ACTIVITY: Every entry must be transcribed without alteration.

EXERCISE INPUTS:

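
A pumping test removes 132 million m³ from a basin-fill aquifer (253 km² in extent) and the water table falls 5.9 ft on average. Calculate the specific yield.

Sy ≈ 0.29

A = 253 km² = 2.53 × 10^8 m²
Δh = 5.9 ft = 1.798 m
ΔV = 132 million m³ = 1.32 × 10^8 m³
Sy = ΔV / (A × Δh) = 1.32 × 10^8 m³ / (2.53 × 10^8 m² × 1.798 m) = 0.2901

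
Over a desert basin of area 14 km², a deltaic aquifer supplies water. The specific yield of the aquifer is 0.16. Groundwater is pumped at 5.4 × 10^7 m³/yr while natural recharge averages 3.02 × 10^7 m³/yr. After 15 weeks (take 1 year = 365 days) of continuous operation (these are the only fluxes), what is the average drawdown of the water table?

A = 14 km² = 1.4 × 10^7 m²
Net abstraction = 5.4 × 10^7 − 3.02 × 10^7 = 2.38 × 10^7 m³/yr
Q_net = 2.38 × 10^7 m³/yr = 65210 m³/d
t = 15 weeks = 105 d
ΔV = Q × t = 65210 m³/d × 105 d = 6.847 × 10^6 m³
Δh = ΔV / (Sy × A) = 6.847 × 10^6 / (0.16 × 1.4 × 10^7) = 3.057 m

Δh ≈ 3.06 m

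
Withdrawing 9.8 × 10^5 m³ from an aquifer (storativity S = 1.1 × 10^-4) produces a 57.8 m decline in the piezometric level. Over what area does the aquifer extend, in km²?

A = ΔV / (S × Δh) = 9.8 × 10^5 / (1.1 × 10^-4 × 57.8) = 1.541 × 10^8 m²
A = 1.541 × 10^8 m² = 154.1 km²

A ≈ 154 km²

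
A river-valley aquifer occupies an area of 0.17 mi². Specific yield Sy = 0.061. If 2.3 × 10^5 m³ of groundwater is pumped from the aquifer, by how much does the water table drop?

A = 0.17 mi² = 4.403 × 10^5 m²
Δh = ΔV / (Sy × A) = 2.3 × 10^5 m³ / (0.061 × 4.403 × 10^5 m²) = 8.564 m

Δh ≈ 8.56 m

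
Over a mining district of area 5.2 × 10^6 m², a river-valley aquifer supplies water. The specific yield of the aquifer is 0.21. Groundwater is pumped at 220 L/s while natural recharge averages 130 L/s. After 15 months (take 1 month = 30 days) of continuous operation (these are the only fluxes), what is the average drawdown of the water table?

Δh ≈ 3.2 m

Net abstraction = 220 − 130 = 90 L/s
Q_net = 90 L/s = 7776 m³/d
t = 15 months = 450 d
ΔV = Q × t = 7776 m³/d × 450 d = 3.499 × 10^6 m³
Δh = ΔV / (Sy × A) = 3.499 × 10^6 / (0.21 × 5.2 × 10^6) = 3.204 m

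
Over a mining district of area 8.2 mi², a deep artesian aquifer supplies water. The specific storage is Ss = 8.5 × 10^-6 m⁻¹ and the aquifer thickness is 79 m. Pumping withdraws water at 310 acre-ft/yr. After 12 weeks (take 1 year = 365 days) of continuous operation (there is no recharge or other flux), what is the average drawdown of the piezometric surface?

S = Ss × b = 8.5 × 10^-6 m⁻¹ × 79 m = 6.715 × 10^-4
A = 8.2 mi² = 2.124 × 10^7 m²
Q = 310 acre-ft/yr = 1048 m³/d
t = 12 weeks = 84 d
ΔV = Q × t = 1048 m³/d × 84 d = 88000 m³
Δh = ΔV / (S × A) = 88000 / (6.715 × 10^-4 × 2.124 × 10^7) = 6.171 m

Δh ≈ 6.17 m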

RESULT FOR THIS EXERCISE:
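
A pumping test removes 132 million m³ from a basin-fill aquifer (253 km² in extent) and the water table falls 5.9 ft on average. Calculate the specific yield.

Sy ≈ 0.29

A = 253 km² = 2.53 × 10^8 m²
Δh = 5.9 ft = 1.798 m
ΔV = 132 million m³ = 1.32 × 10^8 m³
Sy = ΔV / (A × Δh) = 1.32 × 10^8 m³ / (2.53 × 10^8 m² × 1.798 m) = 0.2901

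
Over a desert basin of area 14 km², a deltaic aquifer supplies water. The specific yield of the aquifer is 0.16. Groundwater is pumped at 5.4 × 10^7 m³/yr while natural recharge averages 3.02 × 10^7 m³/yr. After 15 weeks (take 1 year = 365 days) of continuous operation (these are the only fluxes), what is the average drawdown of the water table?

A = 14 km² = 1.4 × 10^7 m²
Net abstraction = 5.4 × 10^7 − 3.02 × 10^7 = 2.38 × 10^7 m³/yr
Q_net = 2.38 × 10^7 m³/yr = 65210 m³/d
t = 15 weeks = 105 d
ΔV = Q × t = 65210 m³/d × 105 d = 6.847 × 10^6 m³
Δh = ΔV / (Sy × A) = 6.847 × 10^6 / (0.16 × 1.4 × 10^7) = 3.057 m

Δh ≈ 3.06 m

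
Withdrawing 9.8 × 10^5 m³ from an aquifer (storativity S = 1.1 × 10^-4) produces a 57.8 m decline in the piezometric level. Over what area does the aquifer extend, in km²?

A = ΔV / (S × Δh) = 9.8 × 10^5 / (1.1 × 10^-4 × 57.8) = 1.541 × 10^8 m²
A = 1.541 × 10^8 m² = 154.1 km²

A ≈ 154 km²

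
A river-valley aquifer occupies an area of 0.17 mi². Specific yield Sy = 0.061. If 2.3 × 10^5 m³ of groundwater is pumped from the aquifer, by how much does the water table drop?

A = 0.17 mi² = 4.403 × 10^5 m²
Δh = ΔV / (Sy × A) = 2.3 × 10^5 m³ / (0.061 × 4.403 × 10^5 m²) = 8.564 m

Δh ≈ 8.56 m

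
Over a mining district of area 5.2 × 10^6 m², a river-valley aquifer supplies water. The specific yield of the aquifer is 0.21. Groundwater is pumped at 220 L/s while natural recharge averages 130 L/s. After 15 months (take 1 month = 30 days) of continuous operation (these are the only fluxes), what is the average drawdown of the water table?

Δh ≈ 3.2 m

Net abstraction = 220 − 130 = 90 L/s
Q_net = 90 L/s = 7776 m³/d
t = 15 months = 450 d
ΔV = Q × t = 7776 m³/d × 450 d = 3.499 × 10^6 m³
Δh = ΔV / (Sy × A) = 3.499 × 10^6 / (0.21 × 5.2 × 10^6) = 3.204 m

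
Over a mining district of area 8.2 mi², a deep artesian aquifer supplies water. The specific storage is Ss = 8.5 × 10^-6 m⁻¹ and the aquifer thickness is 79 m. Pumping withdraws water at 310 acre-ft/yr. After 12 weeks (take 1 year = 365 days) of continuous operation (there is no recharge or other flux), what is the average drawdown of the piezometric surface?

S = Ss × b = 8.5 × 10^-6 m⁻¹ × 79 m = 6.715 × 10^-4
A = 8.2 mi² = 2.124 × 10^7 m²
Q = 310 acre-ft/yr = 1048 m³/d
t = 12 weeks = 84 d
ΔV = Q × t = 1048 m³/d × 84 d = 88000 m³
Δh = ΔV / (S × A) = 88000 / (6.715 × 10^-4 × 2.124 × 10^7) = 6.171 m

Δh ≈ 6.17 m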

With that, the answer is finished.